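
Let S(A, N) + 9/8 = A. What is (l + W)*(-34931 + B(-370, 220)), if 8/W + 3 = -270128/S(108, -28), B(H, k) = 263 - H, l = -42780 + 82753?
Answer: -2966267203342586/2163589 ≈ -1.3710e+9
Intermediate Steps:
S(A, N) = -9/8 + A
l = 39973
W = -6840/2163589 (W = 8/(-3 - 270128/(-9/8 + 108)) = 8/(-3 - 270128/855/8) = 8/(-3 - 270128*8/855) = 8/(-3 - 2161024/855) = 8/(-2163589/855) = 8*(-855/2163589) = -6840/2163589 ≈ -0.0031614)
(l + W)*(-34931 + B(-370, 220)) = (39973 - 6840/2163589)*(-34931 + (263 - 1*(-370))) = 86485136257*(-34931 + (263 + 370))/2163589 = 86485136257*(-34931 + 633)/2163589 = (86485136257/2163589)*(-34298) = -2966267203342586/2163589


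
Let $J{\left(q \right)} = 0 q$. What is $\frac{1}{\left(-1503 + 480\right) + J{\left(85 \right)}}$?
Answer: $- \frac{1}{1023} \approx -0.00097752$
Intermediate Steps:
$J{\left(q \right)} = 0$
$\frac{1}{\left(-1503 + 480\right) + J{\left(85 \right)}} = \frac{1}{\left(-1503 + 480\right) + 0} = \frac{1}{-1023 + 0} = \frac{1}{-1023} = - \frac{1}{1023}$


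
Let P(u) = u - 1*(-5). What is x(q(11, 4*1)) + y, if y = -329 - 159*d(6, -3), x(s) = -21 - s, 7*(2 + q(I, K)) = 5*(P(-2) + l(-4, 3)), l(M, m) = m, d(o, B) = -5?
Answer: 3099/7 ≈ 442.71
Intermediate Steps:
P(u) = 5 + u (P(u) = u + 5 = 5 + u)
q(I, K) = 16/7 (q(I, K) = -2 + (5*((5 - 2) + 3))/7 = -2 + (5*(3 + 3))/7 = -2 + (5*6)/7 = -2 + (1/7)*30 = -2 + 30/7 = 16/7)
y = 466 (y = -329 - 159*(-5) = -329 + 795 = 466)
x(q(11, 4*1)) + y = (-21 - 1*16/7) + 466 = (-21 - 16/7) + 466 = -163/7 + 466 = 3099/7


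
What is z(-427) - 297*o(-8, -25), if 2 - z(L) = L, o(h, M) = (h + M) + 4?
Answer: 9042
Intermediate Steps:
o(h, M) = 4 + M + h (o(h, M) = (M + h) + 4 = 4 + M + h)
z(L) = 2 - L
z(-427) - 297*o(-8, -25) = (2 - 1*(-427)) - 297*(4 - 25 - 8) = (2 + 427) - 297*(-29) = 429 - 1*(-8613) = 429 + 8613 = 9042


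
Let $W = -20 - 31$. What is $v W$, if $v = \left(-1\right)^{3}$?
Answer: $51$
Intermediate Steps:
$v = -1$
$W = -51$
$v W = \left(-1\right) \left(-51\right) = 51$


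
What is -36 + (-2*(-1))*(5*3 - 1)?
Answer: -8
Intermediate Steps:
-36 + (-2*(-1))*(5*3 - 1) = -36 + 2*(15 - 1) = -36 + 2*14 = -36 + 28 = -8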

......

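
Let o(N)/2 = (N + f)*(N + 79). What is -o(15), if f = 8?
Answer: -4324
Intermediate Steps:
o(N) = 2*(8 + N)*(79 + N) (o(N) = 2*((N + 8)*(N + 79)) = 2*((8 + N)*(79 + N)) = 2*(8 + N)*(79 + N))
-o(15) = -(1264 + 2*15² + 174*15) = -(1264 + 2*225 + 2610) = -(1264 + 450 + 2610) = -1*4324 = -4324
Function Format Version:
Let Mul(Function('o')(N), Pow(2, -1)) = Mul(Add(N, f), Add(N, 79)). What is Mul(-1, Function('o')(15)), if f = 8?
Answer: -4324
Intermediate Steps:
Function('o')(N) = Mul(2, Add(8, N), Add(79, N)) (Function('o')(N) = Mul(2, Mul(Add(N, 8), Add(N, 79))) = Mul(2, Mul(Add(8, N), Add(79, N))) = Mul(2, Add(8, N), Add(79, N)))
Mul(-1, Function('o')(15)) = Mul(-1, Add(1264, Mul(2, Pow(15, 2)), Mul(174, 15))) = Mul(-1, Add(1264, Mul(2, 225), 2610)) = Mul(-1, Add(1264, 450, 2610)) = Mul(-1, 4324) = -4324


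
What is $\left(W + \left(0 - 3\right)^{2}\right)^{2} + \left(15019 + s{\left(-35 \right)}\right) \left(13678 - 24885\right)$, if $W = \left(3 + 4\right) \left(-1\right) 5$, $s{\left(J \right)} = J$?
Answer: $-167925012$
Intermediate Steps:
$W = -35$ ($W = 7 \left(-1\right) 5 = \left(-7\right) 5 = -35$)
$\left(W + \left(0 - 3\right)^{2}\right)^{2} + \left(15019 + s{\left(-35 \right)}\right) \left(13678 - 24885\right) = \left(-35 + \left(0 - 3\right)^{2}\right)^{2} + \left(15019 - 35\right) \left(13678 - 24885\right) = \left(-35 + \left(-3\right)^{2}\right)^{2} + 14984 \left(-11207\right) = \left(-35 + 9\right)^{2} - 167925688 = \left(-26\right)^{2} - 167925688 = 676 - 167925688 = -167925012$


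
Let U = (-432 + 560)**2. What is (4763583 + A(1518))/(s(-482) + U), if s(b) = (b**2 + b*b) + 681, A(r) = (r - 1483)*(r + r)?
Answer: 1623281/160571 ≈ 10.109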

......

> _Exercise brief_: Scan the material above. Copy each line that holds the word "Answer".

> _Written response_:
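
Answer: -2966267203342586/2163589 ≈ -1.3710e+9
Answer: $- \frac{1}{1023} \approx -0.00097752$
Answer: 3099/7 ≈ 442.71
Answer: 9042
Answer: $51$
Answer: -8
Answer: -4324
Answer: -4324
Answer: $-167925012$
Answer: 1623281/160571 ≈ 10.109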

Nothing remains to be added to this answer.